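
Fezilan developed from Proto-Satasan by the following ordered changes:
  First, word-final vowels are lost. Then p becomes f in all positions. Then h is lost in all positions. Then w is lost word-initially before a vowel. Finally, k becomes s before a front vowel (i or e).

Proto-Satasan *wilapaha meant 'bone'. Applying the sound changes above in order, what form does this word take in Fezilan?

ilafa

Fezilan: start from *wilapaha.
  rule 1 (apocope): wilapaha → wilapah
  rule 2 (unconditioned shift): wilapah → wilafah
  rule 3 (h-loss): wilafah → wilafa
  rule 4 (glide loss): wilafa → ilafa
  rule 5: no change — ilafa
  ⇒ Fezilan ilafa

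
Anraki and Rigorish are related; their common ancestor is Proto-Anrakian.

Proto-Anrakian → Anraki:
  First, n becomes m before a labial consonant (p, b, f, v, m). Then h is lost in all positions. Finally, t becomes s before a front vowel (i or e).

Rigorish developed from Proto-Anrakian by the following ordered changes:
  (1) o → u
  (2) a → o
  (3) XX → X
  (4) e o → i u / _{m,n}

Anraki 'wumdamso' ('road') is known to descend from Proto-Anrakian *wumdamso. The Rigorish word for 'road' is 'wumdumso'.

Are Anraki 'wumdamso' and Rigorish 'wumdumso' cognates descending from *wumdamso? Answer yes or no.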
◆ ◆ ◆ ◆ ◆ ◆ ◆
• **Exercise**:
Take the line containing "Anraki and Rigorish" and each line after it up to the last line of the listing, and print them exactly.

• **Response box**:
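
Anraki and Rigorish are related; their common ancestor is Proto-Anrakian.

Proto-Anrakian → Anraki:
  First, n becomes m before a labial consonant (p, b, f, v, m). Then h is lost in all positions. Finally, t becomes s before a front vowel (i or e).

Rigorish developed from Proto-Anrakian by the following ordered changes:
  (1) o → u
  (2) a → o
  (3) XX → X
  (4) e o → i u / _{m,n}

Anraki 'wumdamso' ('road') is known to descend from Proto-Anrakian *wumdamso. The Rigorish word for 'road' is 'wumdumso'.

Are Anraki 'wumdamso' and Rigorish 'wumdumso' cognates descending from *wumdamso? Answer yes or no.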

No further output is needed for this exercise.